** Opening Records for this exercise block **

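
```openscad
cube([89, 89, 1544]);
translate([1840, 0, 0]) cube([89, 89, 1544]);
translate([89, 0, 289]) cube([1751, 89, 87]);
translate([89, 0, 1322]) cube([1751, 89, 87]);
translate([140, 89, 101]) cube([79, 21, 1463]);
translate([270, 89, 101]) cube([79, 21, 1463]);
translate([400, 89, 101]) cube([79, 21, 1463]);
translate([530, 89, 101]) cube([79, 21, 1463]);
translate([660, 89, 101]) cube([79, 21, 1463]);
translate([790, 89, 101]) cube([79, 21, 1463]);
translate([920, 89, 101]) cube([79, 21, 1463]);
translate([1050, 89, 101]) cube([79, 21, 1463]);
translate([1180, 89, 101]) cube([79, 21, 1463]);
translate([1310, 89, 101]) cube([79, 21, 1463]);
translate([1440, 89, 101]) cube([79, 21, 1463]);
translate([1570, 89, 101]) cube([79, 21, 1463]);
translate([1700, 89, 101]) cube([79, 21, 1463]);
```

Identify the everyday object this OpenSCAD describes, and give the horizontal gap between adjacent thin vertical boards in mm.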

** Closing Records for this exercise block **

Produce the entries above once more, identical in every detail.

Your solution
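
```openscad
cube([89, 89, 1544]);
translate([1840, 0, 0]) cube([89, 89, 1544]);
translate([89, 0, 289]) cube([1751, 89, 87]);
translate([89, 0, 1322]) cube([1751, 89, 87]);
translate([140, 89, 101]) cube([79, 21, 1463]);
translate([270, 89, 101]) cube([79, 21, 1463]);
translate([400, 89, 101]) cube([79, 21, 1463]);
translate([530, 89, 101]) cube([79, 21, 1463]);
translate([660, 89, 101]) cube([79, 21, 1463]);
translate([790, 89, 101]) cube([79, 21, 1463]);
translate([920, 89, 101]) cube([79, 21, 1463]);
translate([1050, 89, 101]) cube([79, 21, 1463]);
translate([1180, 89, 101]) cube([79, 21, 1463]);
translate([1310, 89, 101]) cube([79, 21, 1463]);
translate([1440, 89, 101]) cube([79, 21, 1463]);
translate([1570, 89, 101]) cube([79, 21, 1463]);
translate([1700, 89, 101]) cube([79, 21, 1463]);
```

Identify the everyday object this OpenSCAD describes, and give the horizontal gap between adjacent thin vertical boards in mm.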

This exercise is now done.